Exercise description: Once the line containing "A 3D-printed object" is found in the listing below, return it and each line after it through the last, exactly as given.
Input records Block Start
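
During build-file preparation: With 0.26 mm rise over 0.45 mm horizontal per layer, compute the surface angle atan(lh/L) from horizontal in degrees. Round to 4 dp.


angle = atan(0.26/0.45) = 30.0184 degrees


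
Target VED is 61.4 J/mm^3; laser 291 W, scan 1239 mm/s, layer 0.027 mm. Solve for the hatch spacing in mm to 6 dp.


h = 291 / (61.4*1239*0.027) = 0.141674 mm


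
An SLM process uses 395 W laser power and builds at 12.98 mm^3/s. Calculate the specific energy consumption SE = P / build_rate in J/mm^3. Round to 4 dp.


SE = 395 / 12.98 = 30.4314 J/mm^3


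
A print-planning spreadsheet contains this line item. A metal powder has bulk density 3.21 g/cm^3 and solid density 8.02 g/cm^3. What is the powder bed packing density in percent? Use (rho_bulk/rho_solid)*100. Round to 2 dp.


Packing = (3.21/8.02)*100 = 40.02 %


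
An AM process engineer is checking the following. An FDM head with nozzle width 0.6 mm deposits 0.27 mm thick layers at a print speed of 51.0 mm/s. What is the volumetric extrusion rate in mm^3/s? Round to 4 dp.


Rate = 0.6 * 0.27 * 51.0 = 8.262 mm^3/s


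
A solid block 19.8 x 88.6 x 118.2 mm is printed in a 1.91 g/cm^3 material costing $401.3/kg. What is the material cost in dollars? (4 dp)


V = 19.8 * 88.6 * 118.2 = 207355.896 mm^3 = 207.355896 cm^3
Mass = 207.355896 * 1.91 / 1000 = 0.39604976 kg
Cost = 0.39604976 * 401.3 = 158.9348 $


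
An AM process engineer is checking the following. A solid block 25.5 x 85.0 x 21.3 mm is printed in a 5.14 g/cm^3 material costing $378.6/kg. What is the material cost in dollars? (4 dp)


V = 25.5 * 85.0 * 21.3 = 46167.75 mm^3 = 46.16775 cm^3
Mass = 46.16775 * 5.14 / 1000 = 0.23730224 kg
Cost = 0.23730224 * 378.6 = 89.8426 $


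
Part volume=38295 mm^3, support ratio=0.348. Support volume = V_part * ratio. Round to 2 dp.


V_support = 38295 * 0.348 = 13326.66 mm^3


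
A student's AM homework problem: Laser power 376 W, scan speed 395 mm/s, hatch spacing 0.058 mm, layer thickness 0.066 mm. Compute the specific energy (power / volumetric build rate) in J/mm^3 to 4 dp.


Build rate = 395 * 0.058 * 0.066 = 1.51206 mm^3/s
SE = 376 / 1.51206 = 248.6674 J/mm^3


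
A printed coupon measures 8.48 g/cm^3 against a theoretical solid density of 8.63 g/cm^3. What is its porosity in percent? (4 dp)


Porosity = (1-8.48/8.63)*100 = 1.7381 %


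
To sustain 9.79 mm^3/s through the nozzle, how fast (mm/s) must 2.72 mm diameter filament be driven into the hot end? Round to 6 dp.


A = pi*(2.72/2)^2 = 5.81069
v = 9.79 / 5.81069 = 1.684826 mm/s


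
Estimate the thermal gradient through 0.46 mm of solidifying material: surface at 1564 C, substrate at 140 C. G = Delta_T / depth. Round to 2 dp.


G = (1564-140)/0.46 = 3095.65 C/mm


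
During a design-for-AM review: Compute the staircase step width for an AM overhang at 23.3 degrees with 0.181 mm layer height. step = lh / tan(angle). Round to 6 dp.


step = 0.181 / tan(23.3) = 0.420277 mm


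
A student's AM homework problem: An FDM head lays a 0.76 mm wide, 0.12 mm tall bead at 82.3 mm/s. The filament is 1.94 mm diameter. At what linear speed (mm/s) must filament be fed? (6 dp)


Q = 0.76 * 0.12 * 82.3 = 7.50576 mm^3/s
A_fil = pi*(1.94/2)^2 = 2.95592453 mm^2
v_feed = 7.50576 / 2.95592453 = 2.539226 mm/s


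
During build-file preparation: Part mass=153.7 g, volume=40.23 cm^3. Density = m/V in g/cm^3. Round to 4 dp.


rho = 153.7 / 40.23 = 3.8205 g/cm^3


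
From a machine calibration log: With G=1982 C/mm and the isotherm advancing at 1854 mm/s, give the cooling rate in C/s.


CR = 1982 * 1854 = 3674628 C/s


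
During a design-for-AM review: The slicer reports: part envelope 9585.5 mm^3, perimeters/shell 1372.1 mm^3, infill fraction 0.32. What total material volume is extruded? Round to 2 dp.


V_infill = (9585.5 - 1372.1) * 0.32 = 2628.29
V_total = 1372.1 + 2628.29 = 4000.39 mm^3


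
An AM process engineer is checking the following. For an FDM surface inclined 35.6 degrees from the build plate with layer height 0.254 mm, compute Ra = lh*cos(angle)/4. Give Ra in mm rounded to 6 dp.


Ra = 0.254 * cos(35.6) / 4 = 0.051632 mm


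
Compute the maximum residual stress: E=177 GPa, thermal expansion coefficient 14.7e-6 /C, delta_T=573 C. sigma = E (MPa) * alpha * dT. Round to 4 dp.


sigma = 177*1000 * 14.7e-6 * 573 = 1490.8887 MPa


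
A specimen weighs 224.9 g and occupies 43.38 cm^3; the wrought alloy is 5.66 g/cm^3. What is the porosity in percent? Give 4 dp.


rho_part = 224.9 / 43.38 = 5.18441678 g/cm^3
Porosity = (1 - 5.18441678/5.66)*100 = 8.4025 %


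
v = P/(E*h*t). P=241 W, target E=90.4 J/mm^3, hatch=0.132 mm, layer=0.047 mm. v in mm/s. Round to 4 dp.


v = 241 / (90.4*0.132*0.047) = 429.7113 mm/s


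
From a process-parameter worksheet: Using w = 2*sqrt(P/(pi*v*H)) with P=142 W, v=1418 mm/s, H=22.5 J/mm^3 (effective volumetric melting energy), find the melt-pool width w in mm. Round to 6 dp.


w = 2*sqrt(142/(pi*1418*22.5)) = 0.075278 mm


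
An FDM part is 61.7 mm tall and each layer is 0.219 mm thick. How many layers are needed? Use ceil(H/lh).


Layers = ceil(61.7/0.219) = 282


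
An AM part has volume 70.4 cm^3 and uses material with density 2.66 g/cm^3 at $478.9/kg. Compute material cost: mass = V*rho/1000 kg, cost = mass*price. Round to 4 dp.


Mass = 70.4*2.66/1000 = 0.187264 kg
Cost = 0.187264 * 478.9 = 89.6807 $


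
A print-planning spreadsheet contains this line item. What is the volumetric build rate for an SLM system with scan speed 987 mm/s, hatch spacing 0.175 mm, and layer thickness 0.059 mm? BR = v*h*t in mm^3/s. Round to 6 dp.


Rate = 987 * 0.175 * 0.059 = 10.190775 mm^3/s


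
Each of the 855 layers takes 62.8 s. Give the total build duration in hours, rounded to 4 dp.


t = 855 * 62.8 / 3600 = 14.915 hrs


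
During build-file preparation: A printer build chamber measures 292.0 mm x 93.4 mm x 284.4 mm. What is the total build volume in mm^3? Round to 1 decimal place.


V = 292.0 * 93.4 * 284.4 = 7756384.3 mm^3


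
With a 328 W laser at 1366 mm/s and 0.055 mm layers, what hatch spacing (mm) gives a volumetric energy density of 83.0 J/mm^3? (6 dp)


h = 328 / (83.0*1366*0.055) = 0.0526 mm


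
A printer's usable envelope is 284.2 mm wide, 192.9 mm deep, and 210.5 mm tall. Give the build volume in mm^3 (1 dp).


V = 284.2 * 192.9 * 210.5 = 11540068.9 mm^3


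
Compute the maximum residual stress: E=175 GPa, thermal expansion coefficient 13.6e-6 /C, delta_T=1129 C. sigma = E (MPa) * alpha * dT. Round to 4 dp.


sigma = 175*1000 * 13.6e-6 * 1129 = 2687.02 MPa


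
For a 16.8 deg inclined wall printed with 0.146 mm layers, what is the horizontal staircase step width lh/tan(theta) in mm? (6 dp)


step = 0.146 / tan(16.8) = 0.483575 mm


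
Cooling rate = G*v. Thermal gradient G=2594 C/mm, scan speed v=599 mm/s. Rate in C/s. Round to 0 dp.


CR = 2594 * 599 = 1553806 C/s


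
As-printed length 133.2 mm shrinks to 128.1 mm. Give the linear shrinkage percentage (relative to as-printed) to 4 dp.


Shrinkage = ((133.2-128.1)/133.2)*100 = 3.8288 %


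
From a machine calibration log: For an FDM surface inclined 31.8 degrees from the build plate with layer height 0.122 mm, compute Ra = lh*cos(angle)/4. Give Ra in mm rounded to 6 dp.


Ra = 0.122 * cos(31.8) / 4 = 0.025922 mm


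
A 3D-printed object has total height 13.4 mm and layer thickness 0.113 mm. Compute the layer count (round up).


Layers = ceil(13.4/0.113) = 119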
Input records Block End
Response box:
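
A 3D-printed object has total height 13.4 mm and layer thickness 0.113 mm. Compute the layer count (round up).


Layers = ceil(13.4/0.113) = 119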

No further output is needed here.